**Exercise**: Would you print all of the entries word for word?

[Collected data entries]
################
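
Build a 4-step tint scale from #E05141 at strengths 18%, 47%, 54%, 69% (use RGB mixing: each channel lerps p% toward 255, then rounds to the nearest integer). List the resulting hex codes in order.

#E05141 is rgb(224, 81, 65).
18%: (224 + 5.58 = 229.58→230, 81 + 31.32 = 112.32→112, 65 + 34.2 = 99.2→99) → #E67063
47%: (224 + 14.57 = 238.57→239, 81 + 81.78 = 162.78→163, 65 + 89.3 = 154.3→154) → #EFA39A
54%: (224 + 16.74 = 240.74→241, 81 + 93.96 = 174.96→175, 65 + 102.6 = 167.6→168) → #F1AFA8
69%: (224 + 21.39 = 245.39→245, 81 + 120.06 = 201.06→201, 65 + 131.1 = 196.1→196) → #F5C9C4

#E67063, #EFA39A, #F1AFA8, #F5C9C4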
################
**Response to this task**:
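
Build a 4-step tint scale from #E05141 at strengths 18%, 47%, 54%, 69% (use RGB mixing: each channel lerps p% toward 255, then rounds to the nearest integer). List the resulting hex codes in order.

#E05141 is rgb(224, 81, 65).
18%: (224 + 5.58 = 229.58→230, 81 + 31.32 = 112.32→112, 65 + 34.2 = 99.2→99) → #E67063
47%: (224 + 14.57 = 238.57→239, 81 + 81.78 = 162.78→163, 65 + 89.3 = 154.3→154) → #EFA39A
54%: (224 + 16.74 = 240.74→241, 81 + 93.96 = 174.96→175, 65 + 102.6 = 167.6→168) → #F1AFA8
69%: (224 + 21.39 = 245.39→245, 81 + 120.06 = 201.06→201, 65 + 131.1 = 196.1→196) → #F5C9C4

#E67063, #EFA39A, #F1AFA8, #F5C9C4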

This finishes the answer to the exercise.